WHAT TO DO:
Repeat precisely the span of lines below that opens with the line containing "Files have sizes" and closes with the line containing "Box sizes are", both included.

DATA PROVIDED:
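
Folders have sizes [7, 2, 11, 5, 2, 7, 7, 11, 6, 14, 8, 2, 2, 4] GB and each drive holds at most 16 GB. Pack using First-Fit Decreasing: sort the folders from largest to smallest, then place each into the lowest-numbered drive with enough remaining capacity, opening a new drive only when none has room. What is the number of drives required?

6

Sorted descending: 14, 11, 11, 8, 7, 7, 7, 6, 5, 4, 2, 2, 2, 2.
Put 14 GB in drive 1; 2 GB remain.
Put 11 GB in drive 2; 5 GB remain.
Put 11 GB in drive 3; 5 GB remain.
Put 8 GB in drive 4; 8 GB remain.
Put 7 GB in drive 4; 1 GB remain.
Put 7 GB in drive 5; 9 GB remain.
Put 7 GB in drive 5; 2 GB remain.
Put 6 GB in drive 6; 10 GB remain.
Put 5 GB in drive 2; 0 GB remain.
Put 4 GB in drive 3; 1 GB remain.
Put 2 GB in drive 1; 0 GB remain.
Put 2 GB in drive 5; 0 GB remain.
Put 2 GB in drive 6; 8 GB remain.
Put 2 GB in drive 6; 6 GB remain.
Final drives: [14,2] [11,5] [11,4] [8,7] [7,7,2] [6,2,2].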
---
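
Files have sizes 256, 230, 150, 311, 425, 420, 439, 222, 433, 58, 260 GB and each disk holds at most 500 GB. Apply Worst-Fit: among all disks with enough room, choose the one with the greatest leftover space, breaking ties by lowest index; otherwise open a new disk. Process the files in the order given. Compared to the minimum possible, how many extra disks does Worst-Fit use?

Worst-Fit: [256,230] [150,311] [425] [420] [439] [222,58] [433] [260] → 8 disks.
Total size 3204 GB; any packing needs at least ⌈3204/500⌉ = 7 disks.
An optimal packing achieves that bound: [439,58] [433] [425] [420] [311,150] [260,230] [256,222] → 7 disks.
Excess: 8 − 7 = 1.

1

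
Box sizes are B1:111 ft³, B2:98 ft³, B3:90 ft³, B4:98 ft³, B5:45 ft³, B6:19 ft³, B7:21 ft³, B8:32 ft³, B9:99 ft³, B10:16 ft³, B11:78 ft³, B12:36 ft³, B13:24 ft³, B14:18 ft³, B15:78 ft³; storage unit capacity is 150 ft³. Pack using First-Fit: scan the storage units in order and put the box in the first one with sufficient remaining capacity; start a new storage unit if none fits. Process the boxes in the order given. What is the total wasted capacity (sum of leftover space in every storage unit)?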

WRITTEN SOLUTION:
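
Files have sizes 256, 230, 150, 311, 425, 420, 439, 222, 433, 58, 260 GB and each disk holds at most 500 GB. Apply Worst-Fit: among all disks with enough room, choose the one with the greatest leftover space, breaking ties by lowest index; otherwise open a new disk. Process the files in the order given. Compared to the minimum possible, how many extra disks does Worst-Fit use?

Worst-Fit: [256,230] [150,311] [425] [420] [439] [222,58] [433] [260] → 8 disks.
Total size 3204 GB; any packing needs at least ⌈3204/500⌉ = 7 disks.
An optimal packing achieves that bound: [439,58] [433] [425] [420] [311,150] [260,230] [256,222] → 7 disks.
Excess: 8 − 7 = 1.

1

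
Box sizes are B1:111 ft³, B2:98 ft³, B3:90 ft³, B4:98 ft³, B5:45 ft³, B6:19 ft³, B7:21 ft³, B8:32 ft³, B9:99 ft³, B10:16 ft³, B11:78 ft³, B12:36 ft³, B13:24 ft³, B14:18 ft³, B15:78 ft³; storage unit capacity is 150 ft³. Pack using First-Fit: scan the storage units in order and put the box in the first one with sufficient remaining capacity; start a new storage unit if none fits. Process the boxes in the order given. What is the total wasted capacity (sum of leftover space in every storage unit)?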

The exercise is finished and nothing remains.